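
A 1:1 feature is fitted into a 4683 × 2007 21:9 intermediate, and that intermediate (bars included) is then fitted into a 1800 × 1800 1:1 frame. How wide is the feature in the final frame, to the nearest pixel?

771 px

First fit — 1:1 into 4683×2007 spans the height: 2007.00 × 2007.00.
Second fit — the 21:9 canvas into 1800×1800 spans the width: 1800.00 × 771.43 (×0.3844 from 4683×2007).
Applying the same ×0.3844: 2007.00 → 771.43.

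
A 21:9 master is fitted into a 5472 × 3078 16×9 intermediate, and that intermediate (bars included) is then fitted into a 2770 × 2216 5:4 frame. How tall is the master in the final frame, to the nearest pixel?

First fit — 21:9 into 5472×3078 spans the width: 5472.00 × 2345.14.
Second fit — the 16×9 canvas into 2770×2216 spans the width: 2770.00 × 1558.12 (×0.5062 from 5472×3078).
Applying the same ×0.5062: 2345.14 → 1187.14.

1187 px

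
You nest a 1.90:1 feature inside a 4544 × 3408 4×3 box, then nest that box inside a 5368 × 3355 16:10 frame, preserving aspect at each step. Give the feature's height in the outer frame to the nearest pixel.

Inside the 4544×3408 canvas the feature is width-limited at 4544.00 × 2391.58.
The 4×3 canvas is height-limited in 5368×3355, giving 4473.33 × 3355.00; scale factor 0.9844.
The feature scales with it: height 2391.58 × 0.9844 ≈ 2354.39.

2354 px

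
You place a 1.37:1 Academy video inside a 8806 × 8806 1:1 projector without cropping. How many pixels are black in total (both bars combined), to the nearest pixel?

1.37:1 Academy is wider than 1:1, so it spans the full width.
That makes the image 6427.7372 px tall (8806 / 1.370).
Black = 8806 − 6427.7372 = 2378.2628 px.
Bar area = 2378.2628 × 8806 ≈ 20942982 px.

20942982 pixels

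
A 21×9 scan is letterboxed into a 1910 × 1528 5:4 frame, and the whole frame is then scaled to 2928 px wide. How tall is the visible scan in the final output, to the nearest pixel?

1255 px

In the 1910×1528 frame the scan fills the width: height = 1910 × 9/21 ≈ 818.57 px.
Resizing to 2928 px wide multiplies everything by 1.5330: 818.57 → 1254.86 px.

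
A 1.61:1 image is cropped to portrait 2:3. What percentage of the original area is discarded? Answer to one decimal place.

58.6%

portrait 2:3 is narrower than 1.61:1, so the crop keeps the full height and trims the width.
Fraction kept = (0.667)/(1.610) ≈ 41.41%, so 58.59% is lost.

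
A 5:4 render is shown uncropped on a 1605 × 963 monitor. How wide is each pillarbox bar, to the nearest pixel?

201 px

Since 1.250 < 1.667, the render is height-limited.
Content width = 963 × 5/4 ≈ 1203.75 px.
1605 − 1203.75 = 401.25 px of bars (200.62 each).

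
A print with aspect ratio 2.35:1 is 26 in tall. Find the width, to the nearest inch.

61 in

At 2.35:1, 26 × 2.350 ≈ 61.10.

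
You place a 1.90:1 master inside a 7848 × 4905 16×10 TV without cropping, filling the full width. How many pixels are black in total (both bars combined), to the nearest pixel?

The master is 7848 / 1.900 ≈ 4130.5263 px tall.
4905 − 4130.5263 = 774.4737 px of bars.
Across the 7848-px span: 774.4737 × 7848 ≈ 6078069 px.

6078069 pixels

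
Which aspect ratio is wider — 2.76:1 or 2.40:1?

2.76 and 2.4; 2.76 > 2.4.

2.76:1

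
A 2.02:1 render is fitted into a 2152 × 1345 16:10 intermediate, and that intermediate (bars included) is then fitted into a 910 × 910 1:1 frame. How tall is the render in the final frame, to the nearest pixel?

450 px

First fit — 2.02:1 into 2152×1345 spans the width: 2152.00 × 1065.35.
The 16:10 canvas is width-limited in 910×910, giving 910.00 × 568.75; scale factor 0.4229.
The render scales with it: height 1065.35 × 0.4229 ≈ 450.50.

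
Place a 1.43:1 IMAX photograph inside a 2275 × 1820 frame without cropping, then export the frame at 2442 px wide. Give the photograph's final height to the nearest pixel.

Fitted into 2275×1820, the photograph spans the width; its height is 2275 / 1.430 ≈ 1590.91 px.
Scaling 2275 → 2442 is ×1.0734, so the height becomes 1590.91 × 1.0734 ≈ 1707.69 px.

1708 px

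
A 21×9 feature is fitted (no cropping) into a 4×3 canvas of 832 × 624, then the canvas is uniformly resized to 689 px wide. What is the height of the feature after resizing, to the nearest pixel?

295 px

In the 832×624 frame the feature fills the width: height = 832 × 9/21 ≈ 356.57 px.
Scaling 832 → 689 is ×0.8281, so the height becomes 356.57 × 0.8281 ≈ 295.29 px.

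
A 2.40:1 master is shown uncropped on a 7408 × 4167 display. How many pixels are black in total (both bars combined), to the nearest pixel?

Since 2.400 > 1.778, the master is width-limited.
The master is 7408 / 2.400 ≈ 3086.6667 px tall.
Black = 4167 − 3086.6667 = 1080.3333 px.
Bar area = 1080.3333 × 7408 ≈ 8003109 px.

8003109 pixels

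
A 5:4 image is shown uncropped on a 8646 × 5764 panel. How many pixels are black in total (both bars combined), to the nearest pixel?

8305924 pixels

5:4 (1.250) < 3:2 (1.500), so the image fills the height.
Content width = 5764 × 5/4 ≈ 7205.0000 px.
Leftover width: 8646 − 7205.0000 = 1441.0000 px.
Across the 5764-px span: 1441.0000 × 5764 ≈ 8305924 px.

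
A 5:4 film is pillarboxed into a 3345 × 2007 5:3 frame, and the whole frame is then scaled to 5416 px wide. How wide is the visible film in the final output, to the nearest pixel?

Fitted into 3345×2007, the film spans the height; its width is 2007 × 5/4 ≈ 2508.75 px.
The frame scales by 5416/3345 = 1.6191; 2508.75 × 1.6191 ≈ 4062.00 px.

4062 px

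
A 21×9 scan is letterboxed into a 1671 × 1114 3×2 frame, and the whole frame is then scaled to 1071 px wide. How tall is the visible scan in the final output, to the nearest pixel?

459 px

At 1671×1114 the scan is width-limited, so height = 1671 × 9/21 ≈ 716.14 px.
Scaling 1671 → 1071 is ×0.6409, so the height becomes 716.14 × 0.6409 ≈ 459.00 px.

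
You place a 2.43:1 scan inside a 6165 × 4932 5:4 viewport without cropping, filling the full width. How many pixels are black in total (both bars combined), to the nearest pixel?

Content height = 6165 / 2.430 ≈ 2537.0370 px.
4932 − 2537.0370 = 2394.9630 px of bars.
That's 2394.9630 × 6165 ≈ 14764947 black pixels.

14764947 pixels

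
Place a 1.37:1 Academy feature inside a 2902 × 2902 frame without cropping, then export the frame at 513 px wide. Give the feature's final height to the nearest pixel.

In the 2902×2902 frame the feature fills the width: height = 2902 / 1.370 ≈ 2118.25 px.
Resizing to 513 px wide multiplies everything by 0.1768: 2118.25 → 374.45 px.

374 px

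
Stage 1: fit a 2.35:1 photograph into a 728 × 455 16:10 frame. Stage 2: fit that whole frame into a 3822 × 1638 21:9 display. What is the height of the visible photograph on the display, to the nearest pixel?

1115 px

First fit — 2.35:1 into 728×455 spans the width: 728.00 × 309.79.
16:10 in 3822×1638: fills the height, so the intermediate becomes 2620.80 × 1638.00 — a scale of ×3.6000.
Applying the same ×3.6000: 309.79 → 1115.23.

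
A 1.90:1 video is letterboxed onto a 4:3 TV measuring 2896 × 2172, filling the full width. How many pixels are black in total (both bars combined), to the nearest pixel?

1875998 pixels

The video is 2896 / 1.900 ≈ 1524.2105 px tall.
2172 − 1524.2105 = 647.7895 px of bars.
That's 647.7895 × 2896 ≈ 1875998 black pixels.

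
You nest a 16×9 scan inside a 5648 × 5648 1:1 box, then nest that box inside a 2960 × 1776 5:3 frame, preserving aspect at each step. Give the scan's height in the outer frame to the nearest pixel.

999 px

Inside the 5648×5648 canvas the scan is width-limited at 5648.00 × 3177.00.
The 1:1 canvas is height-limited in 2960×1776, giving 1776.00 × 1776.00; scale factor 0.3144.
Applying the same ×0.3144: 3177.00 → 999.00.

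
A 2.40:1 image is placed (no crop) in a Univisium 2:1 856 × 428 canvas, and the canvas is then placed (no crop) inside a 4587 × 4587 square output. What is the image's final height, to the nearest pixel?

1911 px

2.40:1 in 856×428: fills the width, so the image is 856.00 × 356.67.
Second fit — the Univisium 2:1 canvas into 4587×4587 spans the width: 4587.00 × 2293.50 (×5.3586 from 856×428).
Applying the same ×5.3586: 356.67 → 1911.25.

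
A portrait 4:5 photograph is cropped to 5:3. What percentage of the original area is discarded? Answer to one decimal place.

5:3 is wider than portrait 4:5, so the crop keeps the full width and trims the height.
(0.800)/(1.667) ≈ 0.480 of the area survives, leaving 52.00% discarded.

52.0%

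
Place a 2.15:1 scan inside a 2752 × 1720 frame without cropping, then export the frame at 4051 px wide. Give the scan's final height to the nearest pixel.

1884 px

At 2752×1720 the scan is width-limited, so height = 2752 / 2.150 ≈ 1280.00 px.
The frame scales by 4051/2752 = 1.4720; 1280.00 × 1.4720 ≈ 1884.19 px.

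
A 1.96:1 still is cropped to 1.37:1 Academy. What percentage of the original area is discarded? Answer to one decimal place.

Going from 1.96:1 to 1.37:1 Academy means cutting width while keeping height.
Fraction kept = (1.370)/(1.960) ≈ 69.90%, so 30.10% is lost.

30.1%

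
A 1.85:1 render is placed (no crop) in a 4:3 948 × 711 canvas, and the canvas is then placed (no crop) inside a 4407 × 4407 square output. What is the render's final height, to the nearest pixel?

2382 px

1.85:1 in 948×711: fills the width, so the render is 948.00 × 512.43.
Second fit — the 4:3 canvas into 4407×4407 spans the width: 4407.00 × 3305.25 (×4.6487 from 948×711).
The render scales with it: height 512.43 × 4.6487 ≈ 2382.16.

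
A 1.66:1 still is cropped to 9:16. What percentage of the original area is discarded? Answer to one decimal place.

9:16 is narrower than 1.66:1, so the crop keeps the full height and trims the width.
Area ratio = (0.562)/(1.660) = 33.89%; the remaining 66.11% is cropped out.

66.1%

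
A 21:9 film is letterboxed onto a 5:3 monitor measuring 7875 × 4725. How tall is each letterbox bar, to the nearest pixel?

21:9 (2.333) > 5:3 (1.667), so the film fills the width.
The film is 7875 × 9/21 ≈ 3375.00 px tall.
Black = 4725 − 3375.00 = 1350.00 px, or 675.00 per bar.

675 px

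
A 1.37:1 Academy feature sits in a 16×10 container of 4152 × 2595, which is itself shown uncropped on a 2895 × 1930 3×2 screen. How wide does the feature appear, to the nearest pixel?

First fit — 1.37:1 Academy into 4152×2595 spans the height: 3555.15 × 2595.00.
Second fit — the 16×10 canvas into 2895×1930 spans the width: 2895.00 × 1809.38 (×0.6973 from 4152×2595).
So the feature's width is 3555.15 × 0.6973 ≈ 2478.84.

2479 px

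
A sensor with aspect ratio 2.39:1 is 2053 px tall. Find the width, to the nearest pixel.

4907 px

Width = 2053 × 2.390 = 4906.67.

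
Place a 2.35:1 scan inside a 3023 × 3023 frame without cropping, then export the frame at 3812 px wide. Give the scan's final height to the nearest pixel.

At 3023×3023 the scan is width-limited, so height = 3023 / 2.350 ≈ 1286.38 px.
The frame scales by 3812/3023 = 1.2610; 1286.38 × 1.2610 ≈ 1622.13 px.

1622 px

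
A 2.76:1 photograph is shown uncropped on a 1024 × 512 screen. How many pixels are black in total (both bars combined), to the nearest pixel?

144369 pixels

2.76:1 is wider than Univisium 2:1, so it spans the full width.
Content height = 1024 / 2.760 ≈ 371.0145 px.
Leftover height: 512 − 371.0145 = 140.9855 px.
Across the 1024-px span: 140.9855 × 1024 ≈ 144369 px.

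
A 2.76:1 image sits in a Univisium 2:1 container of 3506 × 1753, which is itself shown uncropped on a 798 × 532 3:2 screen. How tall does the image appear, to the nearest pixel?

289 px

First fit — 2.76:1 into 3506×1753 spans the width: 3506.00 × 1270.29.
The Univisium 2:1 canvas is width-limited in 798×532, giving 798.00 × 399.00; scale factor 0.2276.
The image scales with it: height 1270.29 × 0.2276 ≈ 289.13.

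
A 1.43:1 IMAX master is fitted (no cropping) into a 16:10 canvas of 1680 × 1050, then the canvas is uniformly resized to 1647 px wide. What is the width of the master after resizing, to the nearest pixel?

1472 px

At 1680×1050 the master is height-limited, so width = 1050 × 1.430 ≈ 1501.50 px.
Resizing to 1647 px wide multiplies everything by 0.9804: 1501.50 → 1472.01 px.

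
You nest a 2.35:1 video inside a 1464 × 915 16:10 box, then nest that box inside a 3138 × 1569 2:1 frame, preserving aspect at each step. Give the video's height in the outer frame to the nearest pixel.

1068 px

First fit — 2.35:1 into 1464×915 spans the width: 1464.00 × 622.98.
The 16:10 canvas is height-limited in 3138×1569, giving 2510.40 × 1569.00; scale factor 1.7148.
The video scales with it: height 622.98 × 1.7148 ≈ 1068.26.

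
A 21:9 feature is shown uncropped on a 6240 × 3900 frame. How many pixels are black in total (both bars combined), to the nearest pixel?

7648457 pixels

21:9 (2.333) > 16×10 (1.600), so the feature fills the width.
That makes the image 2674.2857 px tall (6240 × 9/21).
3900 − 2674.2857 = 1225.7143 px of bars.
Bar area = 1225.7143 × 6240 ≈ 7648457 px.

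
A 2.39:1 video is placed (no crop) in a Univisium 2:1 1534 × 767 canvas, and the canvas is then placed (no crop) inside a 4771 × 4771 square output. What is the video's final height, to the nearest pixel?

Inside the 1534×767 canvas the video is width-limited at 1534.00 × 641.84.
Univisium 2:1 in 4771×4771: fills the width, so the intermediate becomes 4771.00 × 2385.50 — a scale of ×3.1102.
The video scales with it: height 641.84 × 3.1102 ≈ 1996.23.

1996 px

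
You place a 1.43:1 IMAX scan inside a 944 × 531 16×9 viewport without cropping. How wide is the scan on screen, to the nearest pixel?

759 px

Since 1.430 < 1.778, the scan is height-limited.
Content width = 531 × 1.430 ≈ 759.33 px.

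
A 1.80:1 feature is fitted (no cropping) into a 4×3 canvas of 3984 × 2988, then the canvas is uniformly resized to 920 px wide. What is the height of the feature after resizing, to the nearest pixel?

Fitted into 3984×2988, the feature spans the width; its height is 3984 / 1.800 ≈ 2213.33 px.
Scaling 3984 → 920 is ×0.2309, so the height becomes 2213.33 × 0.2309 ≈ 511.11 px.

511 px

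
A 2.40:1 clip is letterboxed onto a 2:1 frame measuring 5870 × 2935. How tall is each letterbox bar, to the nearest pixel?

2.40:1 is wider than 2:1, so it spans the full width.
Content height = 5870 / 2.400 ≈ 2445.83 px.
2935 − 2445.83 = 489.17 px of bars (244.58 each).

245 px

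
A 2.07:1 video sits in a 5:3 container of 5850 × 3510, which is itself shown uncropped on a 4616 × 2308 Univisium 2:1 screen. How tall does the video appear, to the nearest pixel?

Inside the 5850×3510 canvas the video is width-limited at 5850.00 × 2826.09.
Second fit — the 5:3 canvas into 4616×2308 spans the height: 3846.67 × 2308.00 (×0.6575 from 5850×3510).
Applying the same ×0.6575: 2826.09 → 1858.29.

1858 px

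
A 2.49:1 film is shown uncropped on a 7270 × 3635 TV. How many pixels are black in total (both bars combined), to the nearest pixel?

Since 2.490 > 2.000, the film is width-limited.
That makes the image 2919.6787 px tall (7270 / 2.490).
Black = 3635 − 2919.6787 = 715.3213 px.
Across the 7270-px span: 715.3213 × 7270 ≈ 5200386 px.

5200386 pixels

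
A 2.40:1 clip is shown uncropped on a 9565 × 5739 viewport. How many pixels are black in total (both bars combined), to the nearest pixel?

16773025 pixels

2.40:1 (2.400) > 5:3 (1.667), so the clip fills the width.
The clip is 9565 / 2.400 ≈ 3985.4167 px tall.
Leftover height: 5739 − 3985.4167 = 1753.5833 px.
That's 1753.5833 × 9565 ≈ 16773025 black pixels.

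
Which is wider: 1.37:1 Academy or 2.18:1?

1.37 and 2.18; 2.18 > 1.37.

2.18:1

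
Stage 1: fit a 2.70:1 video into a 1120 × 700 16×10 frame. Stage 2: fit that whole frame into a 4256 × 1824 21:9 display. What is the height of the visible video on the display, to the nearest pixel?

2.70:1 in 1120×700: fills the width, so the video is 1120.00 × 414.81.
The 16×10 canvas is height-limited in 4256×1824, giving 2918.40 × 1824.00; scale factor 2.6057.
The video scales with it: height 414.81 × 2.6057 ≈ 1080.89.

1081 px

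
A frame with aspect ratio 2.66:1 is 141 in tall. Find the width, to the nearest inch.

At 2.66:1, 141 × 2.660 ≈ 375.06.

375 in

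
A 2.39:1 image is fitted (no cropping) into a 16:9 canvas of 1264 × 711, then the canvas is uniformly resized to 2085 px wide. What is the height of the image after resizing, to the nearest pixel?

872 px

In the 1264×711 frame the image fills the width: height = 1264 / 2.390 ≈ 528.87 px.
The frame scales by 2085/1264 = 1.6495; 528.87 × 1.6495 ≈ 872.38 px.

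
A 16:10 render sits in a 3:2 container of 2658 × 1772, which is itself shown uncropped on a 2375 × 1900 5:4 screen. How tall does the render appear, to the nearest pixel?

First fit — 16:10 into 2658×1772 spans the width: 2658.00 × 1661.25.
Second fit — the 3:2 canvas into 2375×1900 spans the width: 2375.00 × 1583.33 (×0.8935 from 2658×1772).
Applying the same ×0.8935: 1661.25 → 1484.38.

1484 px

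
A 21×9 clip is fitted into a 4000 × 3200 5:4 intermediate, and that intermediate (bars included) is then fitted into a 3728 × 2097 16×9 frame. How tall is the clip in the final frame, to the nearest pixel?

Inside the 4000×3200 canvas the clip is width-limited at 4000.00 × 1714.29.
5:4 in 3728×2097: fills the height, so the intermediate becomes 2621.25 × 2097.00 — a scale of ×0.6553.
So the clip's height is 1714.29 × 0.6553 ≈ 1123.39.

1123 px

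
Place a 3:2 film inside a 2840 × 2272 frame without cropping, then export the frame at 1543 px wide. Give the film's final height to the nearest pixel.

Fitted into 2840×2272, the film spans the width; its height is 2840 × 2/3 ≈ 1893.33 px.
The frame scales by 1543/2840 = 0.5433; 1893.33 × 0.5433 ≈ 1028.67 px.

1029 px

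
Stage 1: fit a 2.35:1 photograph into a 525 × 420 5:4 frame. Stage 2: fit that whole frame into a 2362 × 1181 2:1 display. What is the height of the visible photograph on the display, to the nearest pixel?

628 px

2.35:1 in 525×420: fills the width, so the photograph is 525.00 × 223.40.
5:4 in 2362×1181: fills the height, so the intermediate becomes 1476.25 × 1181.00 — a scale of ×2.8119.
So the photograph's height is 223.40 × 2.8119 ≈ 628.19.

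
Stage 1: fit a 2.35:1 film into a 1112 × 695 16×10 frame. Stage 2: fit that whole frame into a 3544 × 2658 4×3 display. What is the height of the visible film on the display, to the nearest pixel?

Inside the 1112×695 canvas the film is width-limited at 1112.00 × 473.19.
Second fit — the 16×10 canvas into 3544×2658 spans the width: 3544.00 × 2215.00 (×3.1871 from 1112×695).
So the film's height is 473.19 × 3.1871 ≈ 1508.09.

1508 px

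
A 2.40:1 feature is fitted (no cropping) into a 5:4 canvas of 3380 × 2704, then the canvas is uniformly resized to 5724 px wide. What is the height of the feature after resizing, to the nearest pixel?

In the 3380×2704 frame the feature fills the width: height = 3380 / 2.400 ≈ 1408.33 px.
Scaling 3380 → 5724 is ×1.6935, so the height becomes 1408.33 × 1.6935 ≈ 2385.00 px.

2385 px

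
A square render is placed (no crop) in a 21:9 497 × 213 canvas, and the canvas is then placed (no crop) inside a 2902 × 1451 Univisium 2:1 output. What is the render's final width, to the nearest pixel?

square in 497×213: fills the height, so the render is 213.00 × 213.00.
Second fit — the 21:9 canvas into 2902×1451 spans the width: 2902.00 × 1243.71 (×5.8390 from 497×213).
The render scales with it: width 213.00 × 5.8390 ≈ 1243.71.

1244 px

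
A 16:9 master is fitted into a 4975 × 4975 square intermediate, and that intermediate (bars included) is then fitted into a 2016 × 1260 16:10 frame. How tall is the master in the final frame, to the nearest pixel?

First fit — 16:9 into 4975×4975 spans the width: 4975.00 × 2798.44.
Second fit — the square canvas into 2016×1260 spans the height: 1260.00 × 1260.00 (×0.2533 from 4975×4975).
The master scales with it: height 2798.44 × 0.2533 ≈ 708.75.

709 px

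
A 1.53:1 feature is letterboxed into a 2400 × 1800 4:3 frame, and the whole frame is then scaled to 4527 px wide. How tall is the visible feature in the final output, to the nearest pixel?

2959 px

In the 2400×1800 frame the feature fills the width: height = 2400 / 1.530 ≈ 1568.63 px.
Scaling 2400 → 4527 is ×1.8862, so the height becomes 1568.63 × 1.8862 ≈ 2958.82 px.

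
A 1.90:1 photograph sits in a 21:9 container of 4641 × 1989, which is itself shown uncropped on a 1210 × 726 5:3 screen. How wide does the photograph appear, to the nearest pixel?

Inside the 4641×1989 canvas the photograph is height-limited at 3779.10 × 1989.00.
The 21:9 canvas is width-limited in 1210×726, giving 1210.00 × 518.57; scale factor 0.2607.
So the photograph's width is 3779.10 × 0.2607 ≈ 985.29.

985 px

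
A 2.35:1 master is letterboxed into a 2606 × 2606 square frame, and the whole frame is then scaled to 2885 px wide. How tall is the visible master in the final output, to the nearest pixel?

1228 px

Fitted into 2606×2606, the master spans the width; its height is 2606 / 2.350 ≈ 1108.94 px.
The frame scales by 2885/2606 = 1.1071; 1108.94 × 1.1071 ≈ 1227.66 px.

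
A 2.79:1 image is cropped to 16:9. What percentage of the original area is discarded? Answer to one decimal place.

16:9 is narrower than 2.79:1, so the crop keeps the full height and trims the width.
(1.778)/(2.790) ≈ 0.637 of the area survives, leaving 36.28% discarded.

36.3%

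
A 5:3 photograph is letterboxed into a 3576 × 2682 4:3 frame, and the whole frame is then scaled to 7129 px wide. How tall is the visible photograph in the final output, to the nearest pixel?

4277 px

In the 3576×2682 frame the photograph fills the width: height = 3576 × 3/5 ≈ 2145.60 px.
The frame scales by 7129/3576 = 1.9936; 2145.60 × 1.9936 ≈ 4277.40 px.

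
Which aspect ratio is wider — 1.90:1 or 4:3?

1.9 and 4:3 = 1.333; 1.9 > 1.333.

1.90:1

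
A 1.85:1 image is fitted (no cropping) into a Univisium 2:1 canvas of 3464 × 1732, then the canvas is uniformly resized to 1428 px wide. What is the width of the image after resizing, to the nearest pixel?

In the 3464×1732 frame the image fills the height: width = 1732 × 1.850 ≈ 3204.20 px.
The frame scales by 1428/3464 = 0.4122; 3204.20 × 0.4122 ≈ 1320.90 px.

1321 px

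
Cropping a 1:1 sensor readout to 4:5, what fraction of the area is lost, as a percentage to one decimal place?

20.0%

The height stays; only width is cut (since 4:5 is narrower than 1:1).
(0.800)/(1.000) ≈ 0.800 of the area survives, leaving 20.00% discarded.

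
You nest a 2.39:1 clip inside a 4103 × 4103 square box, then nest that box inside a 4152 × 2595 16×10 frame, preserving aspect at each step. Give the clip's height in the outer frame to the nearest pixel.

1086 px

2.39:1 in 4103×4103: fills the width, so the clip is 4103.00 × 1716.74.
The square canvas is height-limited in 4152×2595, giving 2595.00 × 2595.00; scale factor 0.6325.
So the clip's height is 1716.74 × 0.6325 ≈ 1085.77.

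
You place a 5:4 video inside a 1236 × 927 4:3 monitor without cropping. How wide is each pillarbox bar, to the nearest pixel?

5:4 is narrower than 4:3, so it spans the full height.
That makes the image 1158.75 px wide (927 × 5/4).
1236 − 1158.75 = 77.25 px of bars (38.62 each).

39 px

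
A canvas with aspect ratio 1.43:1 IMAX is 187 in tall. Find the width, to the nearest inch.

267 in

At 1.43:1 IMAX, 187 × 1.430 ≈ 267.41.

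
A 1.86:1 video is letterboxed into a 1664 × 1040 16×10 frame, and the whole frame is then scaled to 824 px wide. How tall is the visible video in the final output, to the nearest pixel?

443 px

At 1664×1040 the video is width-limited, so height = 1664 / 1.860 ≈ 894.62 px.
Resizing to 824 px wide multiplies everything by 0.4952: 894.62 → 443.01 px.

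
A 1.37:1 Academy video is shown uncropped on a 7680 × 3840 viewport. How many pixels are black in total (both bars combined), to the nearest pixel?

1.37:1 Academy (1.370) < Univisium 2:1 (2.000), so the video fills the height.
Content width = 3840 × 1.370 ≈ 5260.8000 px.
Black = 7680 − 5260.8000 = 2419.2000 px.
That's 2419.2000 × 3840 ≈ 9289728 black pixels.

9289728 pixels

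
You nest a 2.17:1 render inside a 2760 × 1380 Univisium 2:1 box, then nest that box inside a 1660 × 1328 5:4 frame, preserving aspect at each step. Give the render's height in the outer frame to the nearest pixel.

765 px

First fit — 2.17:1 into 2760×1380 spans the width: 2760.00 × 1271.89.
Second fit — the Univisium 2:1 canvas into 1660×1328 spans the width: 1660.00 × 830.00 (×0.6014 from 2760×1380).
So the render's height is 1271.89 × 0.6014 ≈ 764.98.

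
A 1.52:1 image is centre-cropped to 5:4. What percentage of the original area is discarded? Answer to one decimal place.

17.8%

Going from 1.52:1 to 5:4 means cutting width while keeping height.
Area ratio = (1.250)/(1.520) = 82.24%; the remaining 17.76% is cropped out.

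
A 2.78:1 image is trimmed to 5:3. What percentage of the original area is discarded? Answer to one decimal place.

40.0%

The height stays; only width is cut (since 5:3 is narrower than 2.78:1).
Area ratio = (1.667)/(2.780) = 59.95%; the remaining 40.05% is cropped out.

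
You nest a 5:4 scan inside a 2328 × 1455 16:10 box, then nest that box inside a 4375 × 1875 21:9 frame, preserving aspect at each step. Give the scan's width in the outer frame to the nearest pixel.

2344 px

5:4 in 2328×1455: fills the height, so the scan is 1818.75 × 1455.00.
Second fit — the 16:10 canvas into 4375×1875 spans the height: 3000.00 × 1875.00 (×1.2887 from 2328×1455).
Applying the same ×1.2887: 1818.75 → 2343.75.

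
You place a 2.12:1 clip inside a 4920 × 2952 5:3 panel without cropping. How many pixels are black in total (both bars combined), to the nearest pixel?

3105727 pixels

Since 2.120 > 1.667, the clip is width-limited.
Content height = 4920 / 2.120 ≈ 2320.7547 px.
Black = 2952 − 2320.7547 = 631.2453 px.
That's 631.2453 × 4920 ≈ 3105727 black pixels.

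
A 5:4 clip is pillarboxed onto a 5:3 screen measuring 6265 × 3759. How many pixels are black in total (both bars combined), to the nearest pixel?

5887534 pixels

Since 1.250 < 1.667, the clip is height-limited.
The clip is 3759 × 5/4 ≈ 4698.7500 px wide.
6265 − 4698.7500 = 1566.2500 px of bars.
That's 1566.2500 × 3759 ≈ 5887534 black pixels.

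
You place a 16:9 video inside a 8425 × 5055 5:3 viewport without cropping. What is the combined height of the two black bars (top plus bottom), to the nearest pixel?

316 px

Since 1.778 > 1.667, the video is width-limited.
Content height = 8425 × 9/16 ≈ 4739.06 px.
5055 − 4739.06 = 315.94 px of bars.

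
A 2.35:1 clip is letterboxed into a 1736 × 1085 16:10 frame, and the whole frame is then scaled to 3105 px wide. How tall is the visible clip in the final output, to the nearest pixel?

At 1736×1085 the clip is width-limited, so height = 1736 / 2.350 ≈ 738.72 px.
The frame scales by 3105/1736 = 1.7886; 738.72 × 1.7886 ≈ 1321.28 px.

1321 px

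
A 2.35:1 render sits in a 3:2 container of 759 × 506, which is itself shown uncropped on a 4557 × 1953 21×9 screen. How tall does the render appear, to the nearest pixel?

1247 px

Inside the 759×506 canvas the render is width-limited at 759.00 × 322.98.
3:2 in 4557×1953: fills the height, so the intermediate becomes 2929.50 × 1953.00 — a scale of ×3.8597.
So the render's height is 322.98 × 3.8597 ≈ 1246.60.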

━━━━━━━━━━━━━━━━━━━━━━━━━━━━━━

- THE TASK
Using the records above, copy exactly the lines from the one containing "A 2.35:1 render" through the last, inclusive, and nothing else.

- OUTPUT FOR THIS EXERCISE
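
A 2.35:1 render sits in a 3:2 container of 759 × 506, which is itself shown uncropped on a 4557 × 1953 21×9 screen. How tall does the render appear, to the nearest pixel?

1247 px

Inside the 759×506 canvas the render is width-limited at 759.00 × 322.98.
3:2 in 4557×1953: fills the height, so the intermediate becomes 2929.50 × 1953.00 — a scale of ×3.8597.
So the render's height is 322.98 × 3.8597 ≈ 1246.60.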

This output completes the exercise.